What to produce
Restate every record that follows, keeping it exact.

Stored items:
● ● ● ●
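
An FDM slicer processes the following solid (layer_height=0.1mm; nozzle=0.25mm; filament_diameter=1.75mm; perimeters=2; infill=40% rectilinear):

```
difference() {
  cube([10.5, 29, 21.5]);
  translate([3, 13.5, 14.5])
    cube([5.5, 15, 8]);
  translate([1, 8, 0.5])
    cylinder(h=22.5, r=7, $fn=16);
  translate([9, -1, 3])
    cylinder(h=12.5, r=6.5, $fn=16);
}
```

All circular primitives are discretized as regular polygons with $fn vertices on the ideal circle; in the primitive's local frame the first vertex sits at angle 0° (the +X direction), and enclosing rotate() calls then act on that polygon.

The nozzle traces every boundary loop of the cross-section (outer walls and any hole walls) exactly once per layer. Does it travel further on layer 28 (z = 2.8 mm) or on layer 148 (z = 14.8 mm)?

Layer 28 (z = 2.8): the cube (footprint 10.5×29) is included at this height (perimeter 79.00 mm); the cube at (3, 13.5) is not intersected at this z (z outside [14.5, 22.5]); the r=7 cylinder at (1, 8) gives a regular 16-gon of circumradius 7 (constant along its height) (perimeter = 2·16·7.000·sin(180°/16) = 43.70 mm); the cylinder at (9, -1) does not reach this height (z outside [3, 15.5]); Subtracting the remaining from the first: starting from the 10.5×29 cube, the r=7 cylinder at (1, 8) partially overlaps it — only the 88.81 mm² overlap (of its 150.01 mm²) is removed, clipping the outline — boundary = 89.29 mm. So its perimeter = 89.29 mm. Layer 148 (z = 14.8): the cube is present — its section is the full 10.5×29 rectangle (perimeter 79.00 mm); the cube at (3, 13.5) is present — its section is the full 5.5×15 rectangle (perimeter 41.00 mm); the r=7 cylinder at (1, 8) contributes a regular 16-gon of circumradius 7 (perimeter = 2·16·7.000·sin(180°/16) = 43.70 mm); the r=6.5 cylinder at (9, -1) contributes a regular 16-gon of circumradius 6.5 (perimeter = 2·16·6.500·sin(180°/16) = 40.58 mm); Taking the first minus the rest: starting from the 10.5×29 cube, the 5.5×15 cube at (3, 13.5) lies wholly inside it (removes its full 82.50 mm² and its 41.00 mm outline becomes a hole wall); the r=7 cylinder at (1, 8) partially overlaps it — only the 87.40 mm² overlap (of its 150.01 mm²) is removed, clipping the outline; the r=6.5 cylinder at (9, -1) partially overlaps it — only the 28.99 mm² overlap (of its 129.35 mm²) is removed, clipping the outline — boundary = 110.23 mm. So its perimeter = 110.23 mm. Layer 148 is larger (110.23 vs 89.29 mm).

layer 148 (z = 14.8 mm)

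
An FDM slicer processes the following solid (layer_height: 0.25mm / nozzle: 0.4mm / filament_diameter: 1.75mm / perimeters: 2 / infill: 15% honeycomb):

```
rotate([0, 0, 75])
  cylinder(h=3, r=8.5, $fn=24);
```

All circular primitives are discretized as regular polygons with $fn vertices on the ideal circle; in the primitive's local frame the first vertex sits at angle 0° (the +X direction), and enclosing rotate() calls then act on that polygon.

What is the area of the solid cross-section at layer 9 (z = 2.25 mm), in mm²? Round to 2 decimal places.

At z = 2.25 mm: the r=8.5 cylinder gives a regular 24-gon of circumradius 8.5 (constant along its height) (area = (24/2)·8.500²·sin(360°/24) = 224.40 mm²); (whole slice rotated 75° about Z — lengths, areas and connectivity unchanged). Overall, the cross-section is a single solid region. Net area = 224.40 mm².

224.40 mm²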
● ● ● ●
Result of this exercise
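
An FDM slicer processes the following solid (layer_height=0.1mm; nozzle=0.25mm; filament_diameter=1.75mm; perimeters=2; infill=40% rectilinear):

```
difference() {
  cube([10.5, 29, 21.5]);
  translate([3, 13.5, 14.5])
    cube([5.5, 15, 8]);
  translate([1, 8, 0.5])
    cylinder(h=22.5, r=7, $fn=16);
  translate([9, -1, 3])
    cylinder(h=12.5, r=6.5, $fn=16);
}
```

All circular primitives are discretized as regular polygons with $fn vertices on the ideal circle; in the primitive's local frame the first vertex sits at angle 0° (the +X direction), and enclosing rotate() calls then act on that polygon.

The nozzle traces every boundary loop of the cross-section (outer walls and any hole walls) exactly once per layer. Does it travel further on layer 28 (z = 2.8 mm) or on layer 148 (z = 14.8 mm)?

Layer 28 (z = 2.8): the cube (footprint 10.5×29) is included at this height (perimeter 79.00 mm); the cube at (3, 13.5) is not intersected at this z (z outside [14.5, 22.5]); the r=7 cylinder at (1, 8) gives a regular 16-gon of circumradius 7 (constant along its height) (perimeter = 2·16·7.000·sin(180°/16) = 43.70 mm); the cylinder at (9, -1) does not reach this height (z outside [3, 15.5]); Subtracting the remaining from the first: starting from the 10.5×29 cube, the r=7 cylinder at (1, 8) partially overlaps it — only the 88.81 mm² overlap (of its 150.01 mm²) is removed, clipping the outline — boundary = 89.29 mm. So its perimeter = 89.29 mm. Layer 148 (z = 14.8): the cube is present — its section is the full 10.5×29 rectangle (perimeter 79.00 mm); the cube at (3, 13.5) is present — its section is the full 5.5×15 rectangle (perimeter 41.00 mm); the r=7 cylinder at (1, 8) contributes a regular 16-gon of circumradius 7 (perimeter = 2·16·7.000·sin(180°/16) = 43.70 mm); the r=6.5 cylinder at (9, -1) contributes a regular 16-gon of circumradius 6.5 (perimeter = 2·16·6.500·sin(180°/16) = 40.58 mm); Taking the first minus the rest: starting from the 10.5×29 cube, the 5.5×15 cube at (3, 13.5) lies wholly inside it (removes its full 82.50 mm² and its 41.00 mm outline becomes a hole wall); the r=7 cylinder at (1, 8) partially overlaps it — only the 87.40 mm² overlap (of its 150.01 mm²) is removed, clipping the outline; the r=6.5 cylinder at (9, -1) partially overlaps it — only the 28.99 mm² overlap (of its 129.35 mm²) is removed, clipping the outline — boundary = 110.23 mm. So its perimeter = 110.23 mm. Layer 148 is larger (110.23 vs 89.29 mm).

layer 148 (z = 14.8 mm)

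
An FDM slicer processes the following solid (layer_height: 0.25mm / nozzle: 0.4mm / filament_diameter: 1.75mm / perimeters: 2 / infill: 15% honeycomb):

```
rotate([0, 0, 75])
  cylinder(h=3, r=8.5, $fn=24);
```

All circular primitives are discretized as regular polygons with $fn vertices on the ideal circle; in the primitive's local frame the first vertex sits at angle 0° (the +X direction), and enclosing rotate() calls then act on that polygon.

What is the area of the solid cross-section at layer 9 (z = 2.25 mm), in mm²? Round to 2 decimal places.

At z = 2.25 mm: the r=8.5 cylinder gives a regular 24-gon of circumradius 8.5 (constant along its height) (area = (24/2)·8.500²·sin(360°/24) = 224.40 mm²); (whole slice rotated 75° about Z — lengths, areas and connectivity unchanged). Overall, the cross-section is a single solid region. Net area = 224.40 mm².

224.40 mm²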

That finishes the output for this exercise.